*What this task involves*: Exact copies of all the entries are required.
□ □ □ □ □ □ □
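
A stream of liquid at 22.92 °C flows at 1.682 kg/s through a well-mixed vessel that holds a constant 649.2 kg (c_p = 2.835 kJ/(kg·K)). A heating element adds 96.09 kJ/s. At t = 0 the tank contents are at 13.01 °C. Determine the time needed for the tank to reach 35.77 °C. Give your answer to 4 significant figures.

546.2 s

M c_p dT/dt = ṁ c_p (T_in − T) + Q̇.
τ = M/ṁ = 385.969 s; T_ss = T_in + Q̇/(ṁ c_p) = 43.0711 °C.
T(t) = T_ss + (T₀ − T_ss) e^(−t/τ). Set T = 35.77:
e^(−t/τ) = (35.77 − 43.0711)/(13.01 − 43.0711) = 0.242876
t = −385.969 · ln(0.242876) = 546.225 s.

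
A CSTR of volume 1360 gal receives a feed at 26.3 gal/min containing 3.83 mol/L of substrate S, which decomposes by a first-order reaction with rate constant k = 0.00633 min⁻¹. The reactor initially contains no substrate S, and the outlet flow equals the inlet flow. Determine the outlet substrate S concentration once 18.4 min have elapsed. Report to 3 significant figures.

1.09 mol/L

Species balance: V dC/dt = Q C_in − Q C − k V C.
This is linear with rate a = Q/V + k = 0.025668 min⁻¹.
C_ss = Q C_in/(Q + kV) = 2.8855 mol/L; C(t) = C_ss + (C₀ − C_ss) e^(−a t).
C(18.4) = 2.8855 + (-2.8855)·e^(−0.025668·18.4) = 2.8855 + (-2.8855)·0.62357 = 1.0862 mol/L.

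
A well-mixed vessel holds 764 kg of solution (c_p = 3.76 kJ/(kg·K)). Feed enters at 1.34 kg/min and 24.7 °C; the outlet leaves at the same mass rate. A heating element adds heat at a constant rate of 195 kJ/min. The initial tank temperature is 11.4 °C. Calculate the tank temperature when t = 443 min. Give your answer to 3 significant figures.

M c_p dT/dt = ṁ c_p (T_in − T) + Q̇.
τ = M/ṁ = 570.15 min; T_ss = T_in + Q̇/(ṁ c_p) = 24.7 + 195/(1.34·3.76) = 63.403 °C.
Solution: T(t) = T_ss + (T₀ − T_ss) e^(−t/τ).
T(443) = 63.403 + (-52.003)·e^(−443/570.15) = 63.403 + (-52.003)·0.45979 = 39.493 °C.

39.5 °C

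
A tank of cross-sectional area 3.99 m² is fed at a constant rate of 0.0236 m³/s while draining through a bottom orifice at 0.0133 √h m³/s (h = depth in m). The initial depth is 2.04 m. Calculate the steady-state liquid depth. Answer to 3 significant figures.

A dh/dt = Q_in − 0.0133 √h. Steady state requires inflow = outflow:
Q_in = 0.0133 √h_ss ⇒ √h_ss = 0.0236/0.0133 = 1.7744.
h_ss = 1.7744² = 3.1486 m. (Since h₀ = 2.04 m < h_ss, the level will rise toward this value.)

3.15 m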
□ □ □ □ □ □ □
*Result for this exercise*:
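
A stream of liquid at 22.92 °C flows at 1.682 kg/s through a well-mixed vessel that holds a constant 649.2 kg (c_p = 2.835 kJ/(kg·K)). A heating element adds 96.09 kJ/s. At t = 0 the tank contents are at 13.01 °C. Determine the time needed for the tank to reach 35.77 °C. Give your answer to 4 significant figures.

546.2 s

M c_p dT/dt = ṁ c_p (T_in − T) + Q̇.
τ = M/ṁ = 385.969 s; T_ss = T_in + Q̇/(ṁ c_p) = 43.0711 °C.
T(t) = T_ss + (T₀ − T_ss) e^(−t/τ). Set T = 35.77:
e^(−t/τ) = (35.77 − 43.0711)/(13.01 − 43.0711) = 0.242876
t = −385.969 · ln(0.242876) = 546.225 s.

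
A CSTR of volume 1360 gal receives a feed at 26.3 gal/min containing 3.83 mol/L of substrate S, which decomposes by a first-order reaction with rate constant k = 0.00633 min⁻¹. The reactor initially contains no substrate S, and the outlet flow equals the inlet flow. Determine the outlet substrate S concentration once 18.4 min have elapsed. Report to 3 significant figures.

1.09 mol/L

Species balance: V dC/dt = Q C_in − Q C − k V C.
This is linear with rate a = Q/V + k = 0.025668 min⁻¹.
C_ss = Q C_in/(Q + kV) = 2.8855 mol/L; C(t) = C_ss + (C₀ − C_ss) e^(−a t).
C(18.4) = 2.8855 + (-2.8855)·e^(−0.025668·18.4) = 2.8855 + (-2.8855)·0.62357 = 1.0862 mol/L.

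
A well-mixed vessel holds 764 kg of solution (c_p = 3.76 kJ/(kg·K)). Feed enters at 1.34 kg/min and 24.7 °C; the outlet leaves at the same mass rate. A heating element adds heat at a constant rate of 195 kJ/min. The initial tank temperature is 11.4 °C. Calculate the tank temperature when t = 443 min. Give your answer to 3 significant figures.

M c_p dT/dt = ṁ c_p (T_in − T) + Q̇.
τ = M/ṁ = 570.15 min; T_ss = T_in + Q̇/(ṁ c_p) = 24.7 + 195/(1.34·3.76) = 63.403 °C.
Solution: T(t) = T_ss + (T₀ − T_ss) e^(−t/τ).
T(443) = 63.403 + (-52.003)·e^(−443/570.15) = 63.403 + (-52.003)·0.45979 = 39.493 °C.

39.5 °C

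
A tank of cross-sectional area 3.99 m² is fed at a constant rate of 0.0236 m³/s while draining through a bottom orifice at 0.0133 √h m³/s (h = depth in m). The initial depth is 2.04 m. Calculate the steady-state liquid depth. Answer to 3 significant figures.

A dh/dt = Q_in − 0.0133 √h. Steady state requires inflow = outflow:
Q_in = 0.0133 √h_ss ⇒ √h_ss = 0.0236/0.0133 = 1.7744.
h_ss = 1.7744² = 3.1486 m. (Since h₀ = 2.04 m < h_ss, the level will rise toward this value.)

3.15 m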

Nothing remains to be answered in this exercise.